▶ _WORK TO COMPLETE_: The number needed is how many lines of the data hold the string "following". Give that number and nothing more.

▶ _MATERIAL TO PROCESS_:
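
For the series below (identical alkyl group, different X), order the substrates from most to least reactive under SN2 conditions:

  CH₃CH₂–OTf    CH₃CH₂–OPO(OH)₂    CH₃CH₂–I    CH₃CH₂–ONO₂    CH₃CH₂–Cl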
--
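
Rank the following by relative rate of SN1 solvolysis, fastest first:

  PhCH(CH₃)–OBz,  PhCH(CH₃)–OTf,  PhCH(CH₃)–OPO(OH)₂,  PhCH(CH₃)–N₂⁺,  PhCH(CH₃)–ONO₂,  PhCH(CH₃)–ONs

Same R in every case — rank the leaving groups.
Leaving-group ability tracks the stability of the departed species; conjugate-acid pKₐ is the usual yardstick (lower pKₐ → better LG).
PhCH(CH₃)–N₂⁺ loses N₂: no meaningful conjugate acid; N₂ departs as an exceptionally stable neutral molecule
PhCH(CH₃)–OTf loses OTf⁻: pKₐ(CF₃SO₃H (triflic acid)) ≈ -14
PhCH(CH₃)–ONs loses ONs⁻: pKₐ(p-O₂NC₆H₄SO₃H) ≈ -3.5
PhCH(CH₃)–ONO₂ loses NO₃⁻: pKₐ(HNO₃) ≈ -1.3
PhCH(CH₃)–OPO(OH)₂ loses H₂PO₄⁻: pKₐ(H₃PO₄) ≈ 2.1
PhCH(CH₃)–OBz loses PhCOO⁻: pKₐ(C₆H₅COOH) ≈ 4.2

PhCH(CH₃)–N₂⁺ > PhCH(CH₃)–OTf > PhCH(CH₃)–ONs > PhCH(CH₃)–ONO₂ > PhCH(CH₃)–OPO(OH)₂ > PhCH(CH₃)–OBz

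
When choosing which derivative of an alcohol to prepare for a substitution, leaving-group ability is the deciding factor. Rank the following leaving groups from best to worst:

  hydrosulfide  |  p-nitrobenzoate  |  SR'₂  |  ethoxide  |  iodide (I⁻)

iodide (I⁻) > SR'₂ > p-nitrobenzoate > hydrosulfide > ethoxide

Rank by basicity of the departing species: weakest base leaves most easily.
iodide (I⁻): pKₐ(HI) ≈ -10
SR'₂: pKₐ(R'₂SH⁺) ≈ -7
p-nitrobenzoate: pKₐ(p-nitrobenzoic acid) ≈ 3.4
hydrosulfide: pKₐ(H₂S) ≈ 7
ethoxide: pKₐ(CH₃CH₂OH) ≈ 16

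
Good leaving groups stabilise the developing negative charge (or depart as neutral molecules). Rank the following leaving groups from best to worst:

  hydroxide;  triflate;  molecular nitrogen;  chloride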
* * *
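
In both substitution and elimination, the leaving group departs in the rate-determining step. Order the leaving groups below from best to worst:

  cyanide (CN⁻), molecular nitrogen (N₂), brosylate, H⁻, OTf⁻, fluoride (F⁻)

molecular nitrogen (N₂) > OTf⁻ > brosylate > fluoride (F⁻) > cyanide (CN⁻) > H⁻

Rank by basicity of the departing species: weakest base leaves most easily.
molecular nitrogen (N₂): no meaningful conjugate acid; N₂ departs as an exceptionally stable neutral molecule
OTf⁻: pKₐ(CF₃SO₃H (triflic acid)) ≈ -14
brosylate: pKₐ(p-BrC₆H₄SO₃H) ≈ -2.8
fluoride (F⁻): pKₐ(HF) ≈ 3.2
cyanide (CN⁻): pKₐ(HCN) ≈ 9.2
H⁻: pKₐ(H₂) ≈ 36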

▶ _ANSWER FOR THIS EXERCISE_: 3